# [EXERCISE DETAILS]
I need only the number of lines in this data that contain the string "formed".

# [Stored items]
──────

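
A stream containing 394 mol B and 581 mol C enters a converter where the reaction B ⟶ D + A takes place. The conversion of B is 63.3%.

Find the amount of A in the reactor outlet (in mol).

249 mol

B reacted = 0.633 × 394 = 249.4 mol; ν_B = −1, so ξ = 249.4/1 = 249.4 mol.
Outlet amounts (n = n₀ + ν ξ):
  B: 394 − 1(249.4) = 144.6
  D: 0 + 1(249.4) = 249.4
  A: 0 + 1(249.4) = 249.4
  C: 581 (inert)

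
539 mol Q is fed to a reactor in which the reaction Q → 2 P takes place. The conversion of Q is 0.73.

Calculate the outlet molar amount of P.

787 mol

Q reacted = 0.73 × 539 = 393.5 mol; ν_Q = −1, so ξ = 393.5/1 = 393.5 mol.
Outlet amounts (n = n₀ + ν ξ):
  Q: 539 − 1(393.5) = 145.5
  P: 0 + 2(393.5) = 786.9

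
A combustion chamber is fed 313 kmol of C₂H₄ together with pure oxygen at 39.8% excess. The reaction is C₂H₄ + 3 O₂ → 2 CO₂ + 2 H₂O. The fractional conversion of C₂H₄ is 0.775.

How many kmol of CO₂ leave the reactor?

485 kmol

Stoichiometric O₂ = 3 × 313 = 939 kmol; O₂ fed = 939 × 1.398 = 1313 kmol.
Fuel reacted = 0.775 × 313 → ξ = 242.6 kmol.
Outlet (n = n₀ + ν ξ):
  C₂H₄: 313 − 1(242.6) = 70.42
  O₂: 1313 − 3(242.6) = 585
  CO₂: 0 + 2(242.6) = 485.2
  H₂O: 0 + 2(242.6) = 485.2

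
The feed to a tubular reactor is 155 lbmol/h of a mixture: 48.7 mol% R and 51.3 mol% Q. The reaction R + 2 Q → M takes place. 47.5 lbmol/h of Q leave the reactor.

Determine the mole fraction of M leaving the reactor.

For Q: n = n₀ − 2ξ → 47.5 = 79.52 − 2ξ, giving ξ = 16.01 lbmol/h.
Outlet amounts (n = n₀ + ν ξ):
  R: 75.48 − 1(16.01) = 59.48
  Q: 79.52 − 2(16.01) = 47.5
  M: 0 + 1(16.01) = 16.01
Total out = 123 lbmol/h; y_M = 16.01 / 123 = 0.1302.

0.13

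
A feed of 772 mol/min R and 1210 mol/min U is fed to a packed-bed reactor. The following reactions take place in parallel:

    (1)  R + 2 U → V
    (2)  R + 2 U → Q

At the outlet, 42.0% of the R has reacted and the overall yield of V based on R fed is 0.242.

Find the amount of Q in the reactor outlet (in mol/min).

Yield of V: 1ξ₁ / 772 = 0.242 → ξ₁ = 186.8 mol/min.
Conversion of R: 1ξ₁ + 1ξ₂ = 0.42 × 772 = 324.2 → ξ₂ = 137.4 mol/min.
Outlet amounts (n = n₀ + Σ ν·ξ):
  R: 772 − 1(186.8) − 1(137.4) = 447.8
  U: 1210 − 2(186.8) − 2(137.4) = 561.5
  V: 0 + 1(186.8) = 186.8
  Q: 0 + 1(137.4) = 137.4

137 mol/min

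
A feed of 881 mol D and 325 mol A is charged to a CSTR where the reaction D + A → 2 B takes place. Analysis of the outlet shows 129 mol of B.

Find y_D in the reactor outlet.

0.677

For B: n = n₀ + 2ξ → 129 = 0 + 2ξ, giving ξ = 64.5 mol.
Outlet amounts (n = n₀ + ν ξ):
  D: 881 − 1(64.5) = 816.5
  A: 325 − 1(64.5) = 260.5
  B: 0 + 2(64.5) = 129
Total out = 1206 mol; y_D = 816.5 / 1206 = 0.677.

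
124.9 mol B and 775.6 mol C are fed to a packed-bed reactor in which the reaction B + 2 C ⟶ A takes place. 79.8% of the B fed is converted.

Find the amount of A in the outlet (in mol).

B reacted = 0.798 × 124.9 = 99.67 mol; ν_B = −1, so ξ = 99.67/1 = 99.67 mol.
Outlet amounts (n = n₀ + ν ξ):
  B: 124.9 − 1(99.67) = 25.23
  C: 775.6 − 2(99.67) = 576.3
  A: 0 + 1(99.67) = 99.67

99.7 mol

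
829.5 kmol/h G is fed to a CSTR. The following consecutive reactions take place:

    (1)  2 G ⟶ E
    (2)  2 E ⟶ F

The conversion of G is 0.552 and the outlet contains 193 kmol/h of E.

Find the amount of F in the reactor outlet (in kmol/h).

Conversion of G: G consumed = 2ξ₁ = 0.552 × 829.5 → ξ₁ = 228.9 kmol/h.
E balance: n_E = 0 + 1ξ₁ − 2ξ₂ = 193 → ξ₂ = (1·228.9 − 193)/2 = 17.97 kmol/h.
Outlet amounts (n = n₀ + Σ ν·ξ):
  G: 829.5 − 2(228.9) = 371.6
  E: 0 + 1(228.9) − 2(17.97) = 193
  F: 0 + 1(17.97) = 17.97

18 kmol/h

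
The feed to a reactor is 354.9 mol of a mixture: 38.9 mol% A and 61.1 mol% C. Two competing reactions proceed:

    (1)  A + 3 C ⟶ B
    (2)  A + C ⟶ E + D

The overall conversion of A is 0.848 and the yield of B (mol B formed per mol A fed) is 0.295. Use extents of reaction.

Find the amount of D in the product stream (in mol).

76.3 mol

Yield of B: 1ξ₁ / 138.1 = 0.295 → ξ₁ = 40.73 mol.
Conversion of A: 1ξ₁ + 1ξ₂ = 0.848 × 138.1 = 117.1 → ξ₂ = 76.35 mol.
Outlet amounts (n = n₀ + Σ ν·ξ):
  A: 138.1 − 1(40.73) − 1(76.35) = 20.98
  C: 216.8 − 3(40.73) − 1(76.35) = 18.32
  B: 0 + 1(40.73) = 40.73
  E: 0 + 1(76.35) = 76.35
  D: 0 + 1(76.35) = 76.35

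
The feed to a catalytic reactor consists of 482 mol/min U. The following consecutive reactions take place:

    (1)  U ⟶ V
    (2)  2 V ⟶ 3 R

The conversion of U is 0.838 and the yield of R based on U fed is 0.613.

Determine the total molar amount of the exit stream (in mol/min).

580 mol/min

Conversion of U: U consumed = 1ξ₁ = 0.838 × 482 → ξ₁ = 403.9 mol/min.
Yield of R: 3ξ₂ / 482 = 0.613 → ξ₂ = 98.49 mol/min.
Outlet amounts (n = n₀ + Σ ν·ξ):
  U: 482 − 1(403.9) = 78.08
  V: 0 + 1(403.9) − 2(98.49) = 206.9
  R: 0 + 3(98.49) = 295.5
Total out = 78.08 + 206.9 + 295.5 = 580.5 mol/min.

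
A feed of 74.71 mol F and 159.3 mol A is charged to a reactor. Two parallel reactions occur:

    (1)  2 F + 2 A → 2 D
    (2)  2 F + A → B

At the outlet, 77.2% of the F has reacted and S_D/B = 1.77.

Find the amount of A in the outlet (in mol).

Conversion of F: F consumed = 0.772 × 74.71 = 57.68 mol = 2ξ₁ + 2ξ₂.
Selectivity: 2ξ₁ / (1ξ₂) = 1.77 → ξ₁ = 0.885 ξ₂.
Substitute: (2·0.885 + 2) ξ₂ = 57.68 → ξ₂ = 15.3 mol, ξ₁ = 13.54 mol.
Outlet amounts (n = n₀ + Σ ν·ξ):
  F: 74.71 − 2(13.54) − 2(15.3) = 17.03
  A: 159.3 − 2(13.54) − 1(15.3) = 116.9
  D: 0 + 2(13.54) = 27.08
  B: 0 + 1(15.3) = 15.3

117 mol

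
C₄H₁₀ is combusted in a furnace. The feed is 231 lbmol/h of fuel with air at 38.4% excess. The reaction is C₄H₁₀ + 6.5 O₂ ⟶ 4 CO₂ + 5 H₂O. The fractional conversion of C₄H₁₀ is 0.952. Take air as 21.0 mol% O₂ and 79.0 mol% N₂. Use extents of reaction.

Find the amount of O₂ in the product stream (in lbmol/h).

Stoichiometric O₂ = 6.5 × 231 = 1502 lbmol/h; O₂ fed = 1502 × 1.384 = 2078 lbmol/h.
N₂ fed = 2078 × 79/21 = 7818 lbmol/h.
Fuel reacted = 0.952 × 231 → ξ = 219.9 lbmol/h.
Outlet (n = n₀ + ν ξ):
  C₄H₁₀: 231 − 1(219.9) = 11.09
  O₂: 2078 − 6.5(219.9) = 648.6
  N₂: 7818 (inert)
  CO₂: 0 + 4(219.9) = 879.6
  H₂O: 0 + 5(219.9) = 1100

649 lbmol/h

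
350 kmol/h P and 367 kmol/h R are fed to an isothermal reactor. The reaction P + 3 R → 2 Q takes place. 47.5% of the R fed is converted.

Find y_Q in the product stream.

0.193

R reacted = 0.475 × 367 = 174.3 kmol/h; ν_R = −3, so ξ = 174.3/3 = 58.11 kmol/h.
Outlet amounts (n = n₀ + ν ξ):
  P: 350 − 1(58.11) = 291.9
  R: 367 − 3(58.11) = 192.7
  Q: 0 + 2(58.11) = 116.2
Total out = 600.8 kmol/h; y_Q = 116.2 / 600.8 = 0.1934.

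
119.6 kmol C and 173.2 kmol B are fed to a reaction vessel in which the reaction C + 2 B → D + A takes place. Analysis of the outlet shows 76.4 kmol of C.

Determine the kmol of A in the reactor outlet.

For C: n = n₀ − 1ξ → 76.4 = 119.6 − 1ξ, giving ξ = 43.2 kmol.
Outlet amounts (n = n₀ + ν ξ):
  C: 119.6 − 1(43.2) = 76.4
  B: 173.2 − 2(43.2) = 86.8
  D: 0 + 1(43.2) = 43.2
  A: 0 + 1(43.2) = 43.2

43.2 kmol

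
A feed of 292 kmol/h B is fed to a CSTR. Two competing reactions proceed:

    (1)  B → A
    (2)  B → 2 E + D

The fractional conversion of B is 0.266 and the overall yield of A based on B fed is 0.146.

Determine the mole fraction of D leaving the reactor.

0.0968

Yield of A: 1ξ₁ / 292 = 0.146 → ξ₁ = 42.63 kmol/h.
Conversion of B: 1ξ₁ + 1ξ₂ = 0.266 × 292 = 77.67 → ξ₂ = 35.04 kmol/h.
Outlet amounts (n = n₀ + Σ ν·ξ):
  B: 292 − 1(42.63) − 1(35.04) = 214.3
  A: 0 + 1(42.63) = 42.63
  E: 0 + 2(35.04) = 70.08
  D: 0 + 1(35.04) = 35.04
Total out = 362.1 kmol/h; y_D = 35.04 / 362.1 = 0.09677.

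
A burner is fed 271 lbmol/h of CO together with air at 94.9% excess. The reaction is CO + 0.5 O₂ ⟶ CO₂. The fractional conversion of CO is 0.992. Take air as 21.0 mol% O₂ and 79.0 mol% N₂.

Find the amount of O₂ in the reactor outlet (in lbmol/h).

130 lbmol/h

Stoichiometric O₂ = 0.5 × 271 = 135.5 lbmol/h; O₂ fed = 135.5 × 1.949 = 264.1 lbmol/h.
N₂ fed = 264.1 × 79/21 = 993.5 lbmol/h.
Fuel reacted = 0.992 × 271 → ξ = 268.8 lbmol/h.
Outlet (n = n₀ + ν ξ):
  CO: 271 − 1(268.8) = 2.168
  O₂: 264.1 − 0.5(268.8) = 129.7
  N₂: 993.5 (inert)
  CO₂: 0 + 1(268.8) = 268.8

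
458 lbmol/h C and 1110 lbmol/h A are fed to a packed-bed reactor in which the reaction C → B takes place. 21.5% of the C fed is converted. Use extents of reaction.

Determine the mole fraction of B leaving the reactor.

0.0628

C reacted = 0.215 × 458 = 98.47 lbmol/h; ν_C = −1, so ξ = 98.47/1 = 98.47 lbmol/h.
Outlet amounts (n = n₀ + ν ξ):
  C: 458 − 1(98.47) = 359.5
  B: 0 + 1(98.47) = 98.47
  A: 1110 (inert)
Total out = 1568 lbmol/h; y_B = 98.47 / 1568 = 0.0628.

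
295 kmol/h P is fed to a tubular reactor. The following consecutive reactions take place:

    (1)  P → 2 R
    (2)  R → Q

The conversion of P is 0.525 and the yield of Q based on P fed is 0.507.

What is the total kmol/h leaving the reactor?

Conversion of P: P consumed = 1ξ₁ = 0.525 × 295 → ξ₁ = 154.9 kmol/h.
Yield of Q: 1ξ₂ / 295 = 0.507 → ξ₂ = 149.6 kmol/h.
Outlet amounts (n = n₀ + Σ ν·ξ):
  P: 295 − 1(154.9) = 140.1
  R: 0 + 2(154.9) − 1(149.6) = 160.2
  Q: 0 + 1(149.6) = 149.6
Total out = 140.1 + 160.2 + 149.6 = 449.9 kmol/h.

450 kmol/h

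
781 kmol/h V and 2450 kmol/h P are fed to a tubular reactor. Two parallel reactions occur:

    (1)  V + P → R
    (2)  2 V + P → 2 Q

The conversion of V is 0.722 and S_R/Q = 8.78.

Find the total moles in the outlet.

2700 kmol/h

Conversion of V: V consumed = 0.722 × 781 = 563.9 kmol/h = 1ξ₁ + 2ξ₂.
Selectivity: 1ξ₁ / (2ξ₂) = 8.78 → ξ₁ = 17.56 ξ₂.
Substitute: (1·17.56 + 2) ξ₂ = 563.9 → ξ₂ = 28.83 kmol/h, ξ₁ = 506.2 kmol/h.
Outlet amounts (n = n₀ + Σ ν·ξ):
  V: 781 − 1(506.2) − 2(28.83) = 217.1
  P: 2450 − 1(506.2) − 1(28.83) = 1915
  R: 0 + 1(506.2) = 506.2
  Q: 0 + 2(28.83) = 57.66
Total out = 217.1 + 1915 + 506.2 + 57.66 = 2696 kmol/h.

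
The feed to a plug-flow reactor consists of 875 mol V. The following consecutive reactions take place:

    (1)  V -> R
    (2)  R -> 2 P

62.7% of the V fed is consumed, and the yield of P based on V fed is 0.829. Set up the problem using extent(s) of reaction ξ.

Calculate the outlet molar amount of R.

186 mol

Conversion of V: V consumed = 1ξ₁ = 0.627 × 875 → ξ₁ = 548.6 mol.
Yield of P: 2ξ₂ / 875 = 0.829 → ξ₂ = 362.7 mol.
Outlet amounts (n = n₀ + Σ ν·ξ):
  V: 875 − 1(548.6) = 326.4
  R: 0 + 1(548.6) − 1(362.7) = 185.9
  P: 0 + 2(362.7) = 725.4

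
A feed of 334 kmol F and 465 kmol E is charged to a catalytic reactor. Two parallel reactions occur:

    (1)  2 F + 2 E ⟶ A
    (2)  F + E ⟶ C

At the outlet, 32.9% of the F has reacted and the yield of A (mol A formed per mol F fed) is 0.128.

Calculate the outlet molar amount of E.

Yield of A: 1ξ₁ / 334 = 0.128 → ξ₁ = 42.75 kmol.
Conversion of F: 2ξ₁ + 1ξ₂ = 0.329 × 334 = 109.9 → ξ₂ = 24.38 kmol.
Outlet amounts (n = n₀ + Σ ν·ξ):
  F: 334 − 2(42.75) − 1(24.38) = 224.1
  E: 465 − 2(42.75) − 1(24.38) = 355.1
  A: 0 + 1(42.75) = 42.75
  C: 0 + 1(24.38) = 24.38

355 kmol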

──────

# [OUTPUT FOR THIS TASK]
2